PROBLEM STATEMENT -> The lines from the one with "List the 4 smallest" through the last line below are to be copied exactly; no other lines are to be returned.

DATA SHOWN ->
[Start of Attachment]
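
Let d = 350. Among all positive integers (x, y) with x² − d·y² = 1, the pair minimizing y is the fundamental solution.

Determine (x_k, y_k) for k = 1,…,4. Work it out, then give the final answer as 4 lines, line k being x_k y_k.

449 24
403201 21552
362074049 19353672
325142092801 17379575904

d=350: √d = [18; 1,2,2,2,1,36] (ℓ=6, even), read p_5/q_5
k=0  a_k=18  p_k/q_k = 18/1
…
k=2  a_k=2  p_k/q_k = 56/3
k=3  a_k=2  p_k/q_k = 131/7
k=4  a_k=2  p_k/q_k = 318/17
k=5  a_k=1  p_k/q_k = 449/24
fundamental: x₁=449, y₁=24  (since 201601 − 350·576 = 1)
k=2:  x_2 = 449·449+350·24·24 = 403201,  y_2 = 449·24+24·449 = 21552
k=3:  x_3 = 449·403201+350·24·21552 = 362074049,  y_3 = 449·21552+24·403201 = 19353672
k=4:  x_4 = 449·362074049+350·24·19353672 = 325142092801,  y_4 = 449·19353672+24·362074049 = 17379575904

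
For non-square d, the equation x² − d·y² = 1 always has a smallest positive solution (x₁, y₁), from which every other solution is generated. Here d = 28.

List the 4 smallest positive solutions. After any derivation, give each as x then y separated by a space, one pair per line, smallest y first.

√28 = [5; 3,2,3,10, …], period ℓ=4 (even) → k=3
a_0=5:  p_0=5·1+0=5,  q_0=5·0+1=1
…
a_2=2:  p_2=2·16+5=37,  q_2=2·3+1=7
a_3=3:  p_3=3·37+16=127,  q_3=3·7+3=24
fundamental: x₁=127, y₁=24  (since 16129 − 28·576 = 1)
n=2: (127,24)∘(127,24) = (127·127+28·24·24, 127·24+24·127) = (32257,6096)
n=3: (32257,6096)∘(127,24) = (127·32257+28·24·6096, 127·6096+24·32257) = (8193151,1548360)
n=4: (8193151,1548360)∘(127,24) = (127·8193151+28·24·1548360, 127·1548360+24·8193151) = (2081028097,393277344)

127 24
32257 6096
8193151 1548360
2081028097 393277344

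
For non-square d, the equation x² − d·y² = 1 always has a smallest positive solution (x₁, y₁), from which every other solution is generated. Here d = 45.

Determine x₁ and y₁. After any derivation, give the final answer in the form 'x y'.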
[End of Attachment]
OUTPUT FOR THIS EXERCISE ->
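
List the 4 smallest positive solutions. After any derivation, give each as x then y separated by a space, one pair per line, smallest y first.

√28 = [5; 3,2,3,10, …], period ℓ=4 (even) → k=3
a_0=5:  p_0=5·1+0=5,  q_0=5·0+1=1
…
a_2=2:  p_2=2·16+5=37,  q_2=2·3+1=7
a_3=3:  p_3=3·37+16=127,  q_3=3·7+3=24
fundamental: x₁=127, y₁=24  (since 16129 − 28·576 = 1)
n=2: (127,24)∘(127,24) = (127·127+28·24·24, 127·24+24·127) = (32257,6096)
n=3: (32257,6096)∘(127,24) = (127·32257+28·24·6096, 127·6096+24·32257) = (8193151,1548360)
n=4: (8193151,1548360)∘(127,24) = (127·8193151+28·24·1548360, 127·1548360+24·8193151) = (2081028097,393277344)

127 24
32257 6096
8193151 1548360
2081028097 393277344

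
For non-square d, the equation x² − d·y² = 1 always has a smallest positive solution (x₁, y₁), from which every other solution is generated. Here d = 45.

Determine x₁ and y₁. After any derivation, give the final answer in the form 'x y'.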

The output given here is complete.